> _Task goal_:
This exercise asks for the entries below to be printed exactly.

(Dataset entries)
--- START ---

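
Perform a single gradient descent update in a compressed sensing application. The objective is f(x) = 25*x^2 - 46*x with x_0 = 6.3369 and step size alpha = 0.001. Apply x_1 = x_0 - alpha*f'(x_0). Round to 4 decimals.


We compute the gradient at x_0 and apply the update.
f'(x) = 50*x - 46
f'(6.3369) = 50*6.3369 - 46 = 270.845
x_1 = 6.3369 - 0.001*270.845 = 6.0661


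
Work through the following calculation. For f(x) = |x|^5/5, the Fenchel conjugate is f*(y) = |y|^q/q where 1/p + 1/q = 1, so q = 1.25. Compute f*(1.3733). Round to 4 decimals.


The conjugate exponent q satisfies 1/p + 1/q = 1.
p = 5, so q = 5/(5 - 1) = 1.25
|y|^q = 1.3733^1.25 = 1.4866
f*(1.3733) = 1.4866 / 1.25 = 1.1893


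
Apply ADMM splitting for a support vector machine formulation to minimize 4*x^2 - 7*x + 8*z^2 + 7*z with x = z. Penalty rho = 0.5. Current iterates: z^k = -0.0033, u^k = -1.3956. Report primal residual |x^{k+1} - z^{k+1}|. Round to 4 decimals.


ADMM iteration with rho = 0.5, z^k = -0.0033, u^k = -1.3956
Step 1: x-update.
Minimize 4*x^2 - 7*x + (0.5/2)*(x + 0.0033 - 1.3956)^2
FOC: (2*4 + 0.5)*x = 7 + 0.5*(-0.0033 + 1.3956)
x^{k+1} = 0.9054
Step 2: z-update.
Minimize 8*z^2 + 7*z + (0.5/2)*(0.9054 - z - 1.3956)^2
FOC: (2*8 + 0.5)*z = -7 + 0.5*(0.9054 - 1.3956)
z^{k+1} = -0.4391
Step 3: u-update.
u^{k+1} = -1.3956 + 0.9054 + 0.4391 = -0.0511
Step 4: Primal residual = |0.9054 + 0.4391| = 1.3445


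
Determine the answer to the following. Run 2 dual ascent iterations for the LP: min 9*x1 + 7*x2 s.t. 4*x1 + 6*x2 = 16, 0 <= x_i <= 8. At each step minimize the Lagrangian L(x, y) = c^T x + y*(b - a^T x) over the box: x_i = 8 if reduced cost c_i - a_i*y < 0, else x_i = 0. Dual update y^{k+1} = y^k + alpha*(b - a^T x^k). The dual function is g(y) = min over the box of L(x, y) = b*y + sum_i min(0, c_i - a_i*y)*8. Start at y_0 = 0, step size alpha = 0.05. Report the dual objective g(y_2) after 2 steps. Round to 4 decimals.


Dual ascent for LP: min 9*x1 + 7*x2, 4*x1 + 6*x2 = 16, 0 <= x_i <= 8
Step 1: y^k = 0.0, reduced costs: (9.0, 7.0)
  x^k = (0.0, 0.0), subgradient = b - a^T x = 16.0
  y^{k+1} = 0.0 + 0.05*16.0 = 0.8
Step 2: y^k = 0.8, reduced costs: (5.8, 2.2)
  x^k = (0.0, 0.0), subgradient = b - a^T x = 16.0
  y^{k+1} = 0.8 + 0.05*16.0 = 1.6
Dual objective at y_2 = 1.6: reduced costs (2.6, -2.6), box minimizer x = (0.0, 8.0)
g(y_2) = b*y + (c1 - a1*y)*x1 + (c2 - a2*y)*x2 = 16*1.6 + 2.6*0.0 + (-2.6)*8.0 = 25.6 + 0.0 - 20.8 = 4.8


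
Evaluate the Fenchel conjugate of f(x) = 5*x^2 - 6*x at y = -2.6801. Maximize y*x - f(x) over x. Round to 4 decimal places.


f*(y) = sup_x {y*x - a*x^2 - b*x} = sup_x {(y-b)*x - a*x^2}
FOC: (y - b) - 2a*x = 0 => x* = (y - b)/(2a)
x* = (-2.6801 + 6)/(2*5) = 0.332
f*(-2.6801) = (y-b)^2/(4a) = (-2.6801 + 6)^2/(4*5)
= 11.0217/20 = 0.5511


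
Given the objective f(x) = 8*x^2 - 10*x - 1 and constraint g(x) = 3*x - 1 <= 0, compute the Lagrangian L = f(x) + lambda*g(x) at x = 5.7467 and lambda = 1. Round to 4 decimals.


Step 1: Evaluate f(x).
f(5.7467) = 8*5.7467^2 - 10*5.7467 - 1 = 205.7295
Step 2: Evaluate g(x).
g(5.7467) = 3*5.7467 - 1 = 16.2401
Step 3: Compute Lagrangian.
L = 205.7295 + 1*16.2401 = 221.9696


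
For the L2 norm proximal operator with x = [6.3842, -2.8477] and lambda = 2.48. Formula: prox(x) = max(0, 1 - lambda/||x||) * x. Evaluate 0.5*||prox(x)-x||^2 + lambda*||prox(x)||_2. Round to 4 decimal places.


Step 1: Compute ||x||.
||x|| = 6.9905
Step 2: Compute scaling factor.
scale = max(0, 1 - 2.48/6.9905) = 0.6452
Step 3: prox(x) = [4.1193, -1.8374]
||prox(x)|| = 4.5105
Step 4: Proximal objective.
0.5*||prox-x||^2 = 3.0752
lambda*||prox|| = 11.186
Total = 14.2613


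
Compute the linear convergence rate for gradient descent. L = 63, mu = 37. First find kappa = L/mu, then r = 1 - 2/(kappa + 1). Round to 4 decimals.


Step 1: Compute the condition number.
kappa = L/mu = 63/37 = 1.7027
Step 2: Compute the convergence rate.
r = 1 - 2/(kappa + 1) = 1 - 2*mu/(L + mu) = (L - mu)/(L + mu) = 26/100 = 0.26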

--- END ---

> _Solution to the problem_:
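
Perform a single gradient descent update in a compressed sensing application. The objective is f(x) = 25*x^2 - 46*x with x_0 = 6.3369 and step size alpha = 0.001. Apply x_1 = x_0 - alpha*f'(x_0). Round to 4 decimals.


We compute the gradient at x_0 and apply the update.
f'(x) = 50*x - 46
f'(6.3369) = 50*6.3369 - 46 = 270.845
x_1 = 6.3369 - 0.001*270.845 = 6.0661


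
Work through the following calculation. For f(x) = |x|^5/5, the Fenchel conjugate is f*(y) = |y|^q/q where 1/p + 1/q = 1, so q = 1.25. Compute f*(1.3733). Round to 4 decimals.


The conjugate exponent q satisfies 1/p + 1/q = 1.
p = 5, so q = 5/(5 - 1) = 1.25
|y|^q = 1.3733^1.25 = 1.4866
f*(1.3733) = 1.4866 / 1.25 = 1.1893


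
Apply ADMM splitting for a support vector machine formulation to minimize 4*x^2 - 7*x + 8*z^2 + 7*z with x = z. Penalty rho = 0.5. Current iterates: z^k = -0.0033, u^k = -1.3956. Report primal residual |x^{k+1} - z^{k+1}|. Round to 4 decimals.


ADMM iteration with rho = 0.5, z^k = -0.0033, u^k = -1.3956
Step 1: x-update.
Minimize 4*x^2 - 7*x + (0.5/2)*(x + 0.0033 - 1.3956)^2
FOC: (2*4 + 0.5)*x = 7 + 0.5*(-0.0033 + 1.3956)
x^{k+1} = 0.9054
Step 2: z-update.
Minimize 8*z^2 + 7*z + (0.5/2)*(0.9054 - z - 1.3956)^2
FOC: (2*8 + 0.5)*z = -7 + 0.5*(0.9054 - 1.3956)
z^{k+1} = -0.4391
Step 3: u-update.
u^{k+1} = -1.3956 + 0.9054 + 0.4391 = -0.0511
Step 4: Primal residual = |0.9054 + 0.4391| = 1.3445


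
Determine the answer to the following. Run 2 dual ascent iterations for the LP: min 9*x1 + 7*x2 s.t. 4*x1 + 6*x2 = 16, 0 <= x_i <= 8. At each step minimize the Lagrangian L(x, y) = c^T x + y*(b - a^T x) over the box: x_i = 8 if reduced cost c_i - a_i*y < 0, else x_i = 0. Dual update y^{k+1} = y^k + alpha*(b - a^T x^k). The dual function is g(y) = min over the box of L(x, y) = b*y + sum_i min(0, c_i - a_i*y)*8. Start at y_0 = 0, step size alpha = 0.05. Report the dual objective g(y_2) after 2 steps. Round to 4 decimals.


Dual ascent for LP: min 9*x1 + 7*x2, 4*x1 + 6*x2 = 16, 0 <= x_i <= 8
Step 1: y^k = 0.0, reduced costs: (9.0, 7.0)
  x^k = (0.0, 0.0), subgradient = b - a^T x = 16.0
  y^{k+1} = 0.0 + 0.05*16.0 = 0.8
Step 2: y^k = 0.8, reduced costs: (5.8, 2.2)
  x^k = (0.0, 0.0), subgradient = b - a^T x = 16.0
  y^{k+1} = 0.8 + 0.05*16.0 = 1.6
Dual objective at y_2 = 1.6: reduced costs (2.6, -2.6), box minimizer x = (0.0, 8.0)
g(y_2) = b*y + (c1 - a1*y)*x1 + (c2 - a2*y)*x2 = 16*1.6 + 2.6*0.0 + (-2.6)*8.0 = 25.6 + 0.0 - 20.8 = 4.8


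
Evaluate the Fenchel conjugate of f(x) = 5*x^2 - 6*x at y = -2.6801. Maximize y*x - f(x) over x. Round to 4 decimal places.


f*(y) = sup_x {y*x - a*x^2 - b*x} = sup_x {(y-b)*x - a*x^2}
FOC: (y - b) - 2a*x = 0 => x* = (y - b)/(2a)
x* = (-2.6801 + 6)/(2*5) = 0.332
f*(-2.6801) = (y-b)^2/(4a) = (-2.6801 + 6)^2/(4*5)
= 11.0217/20 = 0.5511


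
Given the objective f(x) = 8*x^2 - 10*x - 1 and constraint g(x) = 3*x - 1 <= 0, compute the Lagrangian L = f(x) + lambda*g(x) at x = 5.7467 and lambda = 1. Round to 4 decimals.


Step 1: Evaluate f(x).
f(5.7467) = 8*5.7467^2 - 10*5.7467 - 1 = 205.7295
Step 2: Evaluate g(x).
g(5.7467) = 3*5.7467 - 1 = 16.2401
Step 3: Compute Lagrangian.
L = 205.7295 + 1*16.2401 = 221.9696


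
For the L2 norm proximal operator with x = [6.3842, -2.8477] and lambda = 2.48. Formula: prox(x) = max(0, 1 - lambda/||x||) * x. Evaluate 0.5*||prox(x)-x||^2 + lambda*||prox(x)||_2. Round to 4 decimal places.


Step 1: Compute ||x||.
||x|| = 6.9905
Step 2: Compute scaling factor.
scale = max(0, 1 - 2.48/6.9905) = 0.6452
Step 3: prox(x) = [4.1193, -1.8374]
||prox(x)|| = 4.5105
Step 4: Proximal objective.
0.5*||prox-x||^2 = 3.0752
lambda*||prox|| = 11.186
Total = 14.2613


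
Compute the linear convergence rate for gradient descent. L = 63, mu = 37. First find kappa = L/mu, then r = 1 - 2/(kappa + 1). Round to 4 decimals.


Step 1: Compute the condition number.
kappa = L/mu = 63/37 = 1.7027
Step 2: Compute the convergence rate.
r = 1 - 2/(kappa + 1) = 1 - 2*mu/(L + mu) = (L - mu)/(L + mu) = 26/100 = 0.26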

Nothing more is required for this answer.